Task directions: Copy the records below without altering a single word.

Exercise data:
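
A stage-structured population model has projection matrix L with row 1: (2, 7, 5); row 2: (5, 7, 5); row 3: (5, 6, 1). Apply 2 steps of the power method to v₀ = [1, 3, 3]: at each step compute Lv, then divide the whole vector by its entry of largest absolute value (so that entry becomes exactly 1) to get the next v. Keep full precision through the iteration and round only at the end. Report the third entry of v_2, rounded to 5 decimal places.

0.76112

Lv0 = (38.000000, 41.000000, 26.000000); divide by 41.000000 → v1 = (0.926829, 1.000000, 0.634146)
Lv1 = (12.024390, 14.804878, 11.268293); divide by 14.804878 → v2 = (0.812191, 1.000000, 0.761120)
Requested entry of v2: 462/607 = 0.76112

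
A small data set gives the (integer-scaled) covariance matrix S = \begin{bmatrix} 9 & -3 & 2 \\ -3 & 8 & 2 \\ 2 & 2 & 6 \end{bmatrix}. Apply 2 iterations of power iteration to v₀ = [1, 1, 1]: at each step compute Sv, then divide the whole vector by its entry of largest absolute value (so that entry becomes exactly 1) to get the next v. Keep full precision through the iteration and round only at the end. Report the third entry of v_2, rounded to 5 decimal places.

1.00000

Sv0 = (8.000000, 7.000000, 10.000000); divide by 10.000000 → v1 = (0.800000, 0.700000, 1.000000)
Sv1 = (7.100000, 5.200000, 9.000000); divide by 9.000000 → v2 = (0.788889, 0.577778, 1.000000)
Requested entry of v2: 90/90 = 1.00000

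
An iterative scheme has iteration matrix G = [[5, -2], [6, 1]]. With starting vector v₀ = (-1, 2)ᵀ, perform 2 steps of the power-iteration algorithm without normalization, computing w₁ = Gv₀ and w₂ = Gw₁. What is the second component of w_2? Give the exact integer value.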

Answer to this exercise:
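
A stage-structured population model has projection matrix L with row 1: (2, 7, 5); row 2: (5, 7, 5); row 3: (5, 6, 1). Apply 2 steps of the power method to v₀ = [1, 3, 3]: at each step compute Lv, then divide the whole vector by its entry of largest absolute value (so that entry becomes exactly 1) to get the next v. Keep full precision through the iteration and round only at the end. Report the third entry of v_2, rounded to 5 decimal places.

0.76112

Lv0 = (38.000000, 41.000000, 26.000000); divide by 41.000000 → v1 = (0.926829, 1.000000, 0.634146)
Lv1 = (12.024390, 14.804878, 11.268293); divide by 14.804878 → v2 = (0.812191, 1.000000, 0.761120)
Requested entry of v2: 462/607 = 0.76112

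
A small data set gives the (integer-scaled) covariance matrix S = \begin{bmatrix} 9 & -3 & 2 \\ -3 & 8 & 2 \\ 2 & 2 & 6 \end{bmatrix}. Apply 2 iterations of power iteration to v₀ = [1, 1, 1]: at each step compute Sv, then divide the whole vector by its entry of largest absolute value (so that entry becomes exactly 1) to get the next v. Keep full precision through the iteration and round only at the end. Report the third entry of v_2, rounded to 5 decimal places.

1.00000

Sv0 = (8.000000, 7.000000, 10.000000); divide by 10.000000 → v1 = (0.800000, 0.700000, 1.000000)
Sv1 = (7.100000, 5.200000, 9.000000); divide by 9.000000 → v2 = (0.788889, 0.577778, 1.000000)
Requested entry of v2: 90/90 = 1.00000

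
An iterative scheme has iteration matrix G = [[5, -2], [6, 1]]. With starting vector v₀ = (-1, 2)ᵀ, perform 2 steps of the power-iteration algorithm without normalization, computing w₁ = Gv₀ and w₂ = Gw₁. What is the second component of w_2? Give the exact integer value.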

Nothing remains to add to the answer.